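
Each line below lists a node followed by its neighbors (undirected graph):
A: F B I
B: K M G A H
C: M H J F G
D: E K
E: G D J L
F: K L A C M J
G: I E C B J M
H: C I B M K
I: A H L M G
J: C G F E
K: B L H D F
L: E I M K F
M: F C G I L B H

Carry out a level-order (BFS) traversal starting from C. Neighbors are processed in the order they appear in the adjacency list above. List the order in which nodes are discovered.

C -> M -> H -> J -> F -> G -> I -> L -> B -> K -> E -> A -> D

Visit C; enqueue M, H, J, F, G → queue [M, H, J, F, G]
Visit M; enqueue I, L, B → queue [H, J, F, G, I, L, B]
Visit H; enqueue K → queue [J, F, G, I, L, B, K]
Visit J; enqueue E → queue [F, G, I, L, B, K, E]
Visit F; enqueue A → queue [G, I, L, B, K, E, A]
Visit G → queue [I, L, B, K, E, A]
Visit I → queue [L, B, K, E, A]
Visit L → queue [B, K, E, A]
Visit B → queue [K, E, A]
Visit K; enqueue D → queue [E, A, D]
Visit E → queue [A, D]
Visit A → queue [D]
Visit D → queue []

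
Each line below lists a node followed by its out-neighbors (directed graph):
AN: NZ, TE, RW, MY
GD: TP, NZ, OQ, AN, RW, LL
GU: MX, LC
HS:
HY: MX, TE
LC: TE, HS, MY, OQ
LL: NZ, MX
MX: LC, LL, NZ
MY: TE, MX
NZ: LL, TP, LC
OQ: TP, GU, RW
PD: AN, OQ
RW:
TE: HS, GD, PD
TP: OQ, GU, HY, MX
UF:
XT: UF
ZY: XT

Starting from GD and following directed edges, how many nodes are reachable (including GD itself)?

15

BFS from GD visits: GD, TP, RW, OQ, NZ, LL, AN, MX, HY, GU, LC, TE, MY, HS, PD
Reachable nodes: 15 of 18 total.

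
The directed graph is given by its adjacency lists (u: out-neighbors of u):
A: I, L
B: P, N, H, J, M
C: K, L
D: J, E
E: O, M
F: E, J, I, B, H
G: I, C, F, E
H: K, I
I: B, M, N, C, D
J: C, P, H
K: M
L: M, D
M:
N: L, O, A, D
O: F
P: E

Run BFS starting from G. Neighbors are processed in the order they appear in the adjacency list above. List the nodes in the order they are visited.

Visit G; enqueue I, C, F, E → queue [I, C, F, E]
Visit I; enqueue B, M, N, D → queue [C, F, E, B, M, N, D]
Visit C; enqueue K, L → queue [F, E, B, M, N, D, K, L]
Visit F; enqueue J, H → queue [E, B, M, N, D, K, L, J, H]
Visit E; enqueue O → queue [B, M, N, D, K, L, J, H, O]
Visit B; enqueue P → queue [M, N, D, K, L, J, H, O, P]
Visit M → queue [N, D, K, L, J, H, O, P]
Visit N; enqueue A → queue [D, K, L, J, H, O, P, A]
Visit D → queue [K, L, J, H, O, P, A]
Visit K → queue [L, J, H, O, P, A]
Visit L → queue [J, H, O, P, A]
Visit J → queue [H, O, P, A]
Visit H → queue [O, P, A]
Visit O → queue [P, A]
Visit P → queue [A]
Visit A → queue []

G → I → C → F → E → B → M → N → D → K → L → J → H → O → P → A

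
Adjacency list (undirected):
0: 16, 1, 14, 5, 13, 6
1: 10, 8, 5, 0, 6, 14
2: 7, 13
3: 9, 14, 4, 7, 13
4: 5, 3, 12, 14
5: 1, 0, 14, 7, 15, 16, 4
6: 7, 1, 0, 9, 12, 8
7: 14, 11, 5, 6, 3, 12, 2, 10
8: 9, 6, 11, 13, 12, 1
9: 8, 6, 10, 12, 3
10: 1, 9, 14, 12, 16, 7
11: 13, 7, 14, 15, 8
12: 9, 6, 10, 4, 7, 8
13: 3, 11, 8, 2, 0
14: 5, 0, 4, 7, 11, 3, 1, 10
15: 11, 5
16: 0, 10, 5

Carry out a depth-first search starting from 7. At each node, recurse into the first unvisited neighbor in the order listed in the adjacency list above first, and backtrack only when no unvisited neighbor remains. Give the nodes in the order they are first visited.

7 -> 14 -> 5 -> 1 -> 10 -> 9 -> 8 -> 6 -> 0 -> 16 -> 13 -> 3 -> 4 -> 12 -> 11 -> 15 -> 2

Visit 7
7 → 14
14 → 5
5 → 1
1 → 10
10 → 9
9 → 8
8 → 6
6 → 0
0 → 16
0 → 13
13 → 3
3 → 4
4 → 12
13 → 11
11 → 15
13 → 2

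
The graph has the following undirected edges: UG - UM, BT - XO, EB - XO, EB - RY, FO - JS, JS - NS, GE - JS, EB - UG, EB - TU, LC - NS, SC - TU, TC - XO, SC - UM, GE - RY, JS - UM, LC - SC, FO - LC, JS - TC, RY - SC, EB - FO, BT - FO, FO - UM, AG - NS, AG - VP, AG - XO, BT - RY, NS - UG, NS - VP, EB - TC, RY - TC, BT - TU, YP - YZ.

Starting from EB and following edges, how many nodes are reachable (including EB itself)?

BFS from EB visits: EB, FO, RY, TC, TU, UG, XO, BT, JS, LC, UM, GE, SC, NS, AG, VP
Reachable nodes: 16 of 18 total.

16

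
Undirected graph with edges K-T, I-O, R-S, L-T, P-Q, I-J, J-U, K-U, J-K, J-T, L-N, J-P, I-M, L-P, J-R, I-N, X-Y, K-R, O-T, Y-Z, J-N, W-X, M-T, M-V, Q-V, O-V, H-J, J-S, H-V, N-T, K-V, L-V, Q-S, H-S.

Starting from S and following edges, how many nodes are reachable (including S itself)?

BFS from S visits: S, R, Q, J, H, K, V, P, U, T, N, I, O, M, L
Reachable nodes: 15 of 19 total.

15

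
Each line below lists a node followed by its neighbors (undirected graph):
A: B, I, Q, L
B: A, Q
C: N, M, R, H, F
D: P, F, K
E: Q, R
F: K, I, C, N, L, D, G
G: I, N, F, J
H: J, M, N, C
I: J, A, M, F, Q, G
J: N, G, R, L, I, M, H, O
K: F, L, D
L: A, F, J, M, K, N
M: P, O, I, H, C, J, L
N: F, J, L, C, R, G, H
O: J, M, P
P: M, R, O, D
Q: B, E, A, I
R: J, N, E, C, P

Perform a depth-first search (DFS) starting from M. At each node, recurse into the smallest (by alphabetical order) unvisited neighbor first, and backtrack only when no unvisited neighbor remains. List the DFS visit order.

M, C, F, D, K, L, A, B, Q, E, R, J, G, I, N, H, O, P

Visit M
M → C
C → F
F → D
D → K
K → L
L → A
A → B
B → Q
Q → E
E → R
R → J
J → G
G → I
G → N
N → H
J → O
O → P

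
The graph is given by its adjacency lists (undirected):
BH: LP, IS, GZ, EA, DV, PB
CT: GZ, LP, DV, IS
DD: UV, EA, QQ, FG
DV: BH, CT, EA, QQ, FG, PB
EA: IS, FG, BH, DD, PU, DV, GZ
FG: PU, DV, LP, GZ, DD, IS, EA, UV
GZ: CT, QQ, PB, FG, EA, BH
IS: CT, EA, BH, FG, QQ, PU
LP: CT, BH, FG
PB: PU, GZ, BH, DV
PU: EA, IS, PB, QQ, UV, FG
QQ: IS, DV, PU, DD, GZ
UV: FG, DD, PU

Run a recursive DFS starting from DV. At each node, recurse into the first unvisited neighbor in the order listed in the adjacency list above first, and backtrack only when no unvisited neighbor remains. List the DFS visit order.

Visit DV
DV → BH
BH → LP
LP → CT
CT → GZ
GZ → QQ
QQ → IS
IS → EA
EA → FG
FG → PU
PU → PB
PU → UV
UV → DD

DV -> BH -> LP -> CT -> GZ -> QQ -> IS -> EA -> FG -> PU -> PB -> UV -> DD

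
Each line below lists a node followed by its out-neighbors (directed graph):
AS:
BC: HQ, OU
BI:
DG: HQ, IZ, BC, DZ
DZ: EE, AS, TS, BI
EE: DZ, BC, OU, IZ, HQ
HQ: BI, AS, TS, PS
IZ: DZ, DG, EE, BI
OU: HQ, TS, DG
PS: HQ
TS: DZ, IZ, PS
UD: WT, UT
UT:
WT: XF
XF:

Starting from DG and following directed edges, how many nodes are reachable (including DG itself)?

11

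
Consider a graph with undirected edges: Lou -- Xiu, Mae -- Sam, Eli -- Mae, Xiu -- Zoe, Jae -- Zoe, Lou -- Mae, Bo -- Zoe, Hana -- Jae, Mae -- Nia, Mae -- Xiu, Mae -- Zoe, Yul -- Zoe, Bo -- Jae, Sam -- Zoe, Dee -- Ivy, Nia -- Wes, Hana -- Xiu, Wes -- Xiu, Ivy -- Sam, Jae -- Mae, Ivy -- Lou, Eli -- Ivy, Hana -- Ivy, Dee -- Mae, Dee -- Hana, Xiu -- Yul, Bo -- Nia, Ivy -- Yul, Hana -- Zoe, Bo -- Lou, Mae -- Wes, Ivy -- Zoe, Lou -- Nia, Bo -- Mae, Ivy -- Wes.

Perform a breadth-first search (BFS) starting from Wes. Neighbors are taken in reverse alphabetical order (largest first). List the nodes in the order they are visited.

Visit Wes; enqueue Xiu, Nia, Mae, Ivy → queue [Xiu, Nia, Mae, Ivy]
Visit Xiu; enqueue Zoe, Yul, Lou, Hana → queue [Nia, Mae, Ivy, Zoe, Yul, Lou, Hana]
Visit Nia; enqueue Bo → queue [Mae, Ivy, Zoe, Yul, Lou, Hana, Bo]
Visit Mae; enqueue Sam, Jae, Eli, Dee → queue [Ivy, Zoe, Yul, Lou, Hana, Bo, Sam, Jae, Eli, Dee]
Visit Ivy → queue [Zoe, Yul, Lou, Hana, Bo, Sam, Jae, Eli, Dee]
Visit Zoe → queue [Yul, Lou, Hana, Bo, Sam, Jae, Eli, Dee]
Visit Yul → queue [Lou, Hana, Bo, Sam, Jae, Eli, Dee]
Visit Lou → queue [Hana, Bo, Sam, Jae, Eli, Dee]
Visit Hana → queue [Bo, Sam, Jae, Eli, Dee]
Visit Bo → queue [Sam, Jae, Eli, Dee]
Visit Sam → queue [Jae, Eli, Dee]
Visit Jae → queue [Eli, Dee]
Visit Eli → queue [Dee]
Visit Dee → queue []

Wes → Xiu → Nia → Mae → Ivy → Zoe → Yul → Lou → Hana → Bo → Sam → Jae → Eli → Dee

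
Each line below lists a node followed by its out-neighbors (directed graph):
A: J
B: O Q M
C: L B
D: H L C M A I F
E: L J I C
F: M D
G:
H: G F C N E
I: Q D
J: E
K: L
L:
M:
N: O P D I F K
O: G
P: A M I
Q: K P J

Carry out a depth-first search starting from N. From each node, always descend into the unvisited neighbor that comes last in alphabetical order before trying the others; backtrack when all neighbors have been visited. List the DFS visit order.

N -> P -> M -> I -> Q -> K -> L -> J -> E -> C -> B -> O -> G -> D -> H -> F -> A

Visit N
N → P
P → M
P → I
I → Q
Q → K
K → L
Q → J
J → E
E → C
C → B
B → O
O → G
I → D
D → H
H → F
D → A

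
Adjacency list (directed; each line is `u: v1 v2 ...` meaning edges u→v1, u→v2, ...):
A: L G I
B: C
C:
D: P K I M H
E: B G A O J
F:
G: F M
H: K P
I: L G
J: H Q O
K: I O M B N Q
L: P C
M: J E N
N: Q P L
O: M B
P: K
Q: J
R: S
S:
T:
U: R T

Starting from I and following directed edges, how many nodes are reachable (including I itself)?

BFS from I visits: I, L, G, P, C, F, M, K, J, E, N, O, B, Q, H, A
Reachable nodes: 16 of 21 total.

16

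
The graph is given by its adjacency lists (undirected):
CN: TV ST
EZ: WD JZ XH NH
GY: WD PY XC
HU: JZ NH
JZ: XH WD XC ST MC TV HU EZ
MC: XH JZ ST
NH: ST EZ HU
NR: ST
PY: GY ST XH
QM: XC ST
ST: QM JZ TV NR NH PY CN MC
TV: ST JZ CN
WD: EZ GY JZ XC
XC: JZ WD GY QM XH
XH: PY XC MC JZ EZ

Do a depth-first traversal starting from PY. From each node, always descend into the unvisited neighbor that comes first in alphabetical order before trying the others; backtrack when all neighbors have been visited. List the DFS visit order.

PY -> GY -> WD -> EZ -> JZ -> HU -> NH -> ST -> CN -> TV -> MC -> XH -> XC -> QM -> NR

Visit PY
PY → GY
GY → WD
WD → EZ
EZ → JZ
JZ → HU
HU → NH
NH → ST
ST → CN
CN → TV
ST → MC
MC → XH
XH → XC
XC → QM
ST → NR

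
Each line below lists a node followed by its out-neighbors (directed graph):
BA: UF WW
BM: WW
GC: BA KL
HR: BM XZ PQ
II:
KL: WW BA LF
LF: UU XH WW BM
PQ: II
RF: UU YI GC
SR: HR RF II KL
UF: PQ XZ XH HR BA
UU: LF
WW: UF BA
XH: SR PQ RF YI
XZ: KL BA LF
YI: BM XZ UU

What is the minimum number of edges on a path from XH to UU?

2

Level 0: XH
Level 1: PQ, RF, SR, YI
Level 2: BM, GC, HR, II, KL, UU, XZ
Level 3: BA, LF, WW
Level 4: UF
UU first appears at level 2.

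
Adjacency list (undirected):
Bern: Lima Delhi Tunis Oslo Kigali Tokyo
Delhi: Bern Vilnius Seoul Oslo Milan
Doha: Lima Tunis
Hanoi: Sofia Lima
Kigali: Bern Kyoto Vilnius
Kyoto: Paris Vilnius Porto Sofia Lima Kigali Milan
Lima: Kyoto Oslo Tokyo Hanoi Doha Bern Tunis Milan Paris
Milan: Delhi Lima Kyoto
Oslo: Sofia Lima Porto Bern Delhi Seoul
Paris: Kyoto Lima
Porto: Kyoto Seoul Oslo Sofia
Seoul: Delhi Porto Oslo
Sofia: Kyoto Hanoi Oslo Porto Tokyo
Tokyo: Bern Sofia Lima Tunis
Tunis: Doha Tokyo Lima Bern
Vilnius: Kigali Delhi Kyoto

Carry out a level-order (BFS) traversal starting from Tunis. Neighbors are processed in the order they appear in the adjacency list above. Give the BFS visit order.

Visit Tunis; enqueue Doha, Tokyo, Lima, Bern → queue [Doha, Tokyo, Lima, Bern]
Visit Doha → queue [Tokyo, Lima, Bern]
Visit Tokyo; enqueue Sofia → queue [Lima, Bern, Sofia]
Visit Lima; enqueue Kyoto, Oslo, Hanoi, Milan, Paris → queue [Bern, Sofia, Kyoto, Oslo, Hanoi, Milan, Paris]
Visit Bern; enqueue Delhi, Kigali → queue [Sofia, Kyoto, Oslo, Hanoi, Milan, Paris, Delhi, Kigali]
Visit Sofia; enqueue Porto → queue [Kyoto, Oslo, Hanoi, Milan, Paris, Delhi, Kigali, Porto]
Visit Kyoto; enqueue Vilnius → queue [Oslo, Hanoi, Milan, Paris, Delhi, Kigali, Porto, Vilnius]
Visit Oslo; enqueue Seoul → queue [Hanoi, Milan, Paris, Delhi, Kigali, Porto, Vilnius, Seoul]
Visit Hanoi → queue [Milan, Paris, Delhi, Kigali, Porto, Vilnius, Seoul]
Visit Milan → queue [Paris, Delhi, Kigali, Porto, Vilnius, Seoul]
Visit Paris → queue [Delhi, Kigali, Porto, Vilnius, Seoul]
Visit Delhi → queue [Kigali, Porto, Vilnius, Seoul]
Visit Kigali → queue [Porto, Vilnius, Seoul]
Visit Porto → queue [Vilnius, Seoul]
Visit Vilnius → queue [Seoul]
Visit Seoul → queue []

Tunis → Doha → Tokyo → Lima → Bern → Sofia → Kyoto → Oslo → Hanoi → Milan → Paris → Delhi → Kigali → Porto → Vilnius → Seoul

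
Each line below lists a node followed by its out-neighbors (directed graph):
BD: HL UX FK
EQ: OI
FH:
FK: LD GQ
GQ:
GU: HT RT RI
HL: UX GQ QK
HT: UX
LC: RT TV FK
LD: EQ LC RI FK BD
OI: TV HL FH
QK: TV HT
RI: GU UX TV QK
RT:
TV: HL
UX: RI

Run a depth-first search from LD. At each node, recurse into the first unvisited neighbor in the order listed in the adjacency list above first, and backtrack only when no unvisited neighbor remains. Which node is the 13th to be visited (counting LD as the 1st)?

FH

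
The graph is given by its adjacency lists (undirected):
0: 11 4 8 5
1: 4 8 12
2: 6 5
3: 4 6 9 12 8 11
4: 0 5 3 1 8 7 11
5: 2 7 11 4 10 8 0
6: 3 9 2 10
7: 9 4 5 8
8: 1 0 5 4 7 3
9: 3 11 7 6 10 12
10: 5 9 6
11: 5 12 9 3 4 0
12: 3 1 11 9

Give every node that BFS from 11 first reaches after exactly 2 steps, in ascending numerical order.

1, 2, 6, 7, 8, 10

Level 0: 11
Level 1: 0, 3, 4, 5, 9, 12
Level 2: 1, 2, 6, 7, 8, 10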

——————

■ **Task prompt**: Look above for the line holding "10: 1, 9, 14, 12, 16, 7". Print it and every line after it, exactly, through the line holding "16: 0, 10, 5".

■ **Response to this exercise**:
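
10: 1, 9, 14, 12, 16, 7
11: 13, 7, 14, 15, 8
12: 9, 6, 10, 4, 7, 8
13: 3, 11, 8, 2, 0
14: 5, 0, 4, 7, 11, 3, 1, 10
15: 11, 5
16: 0, 10, 5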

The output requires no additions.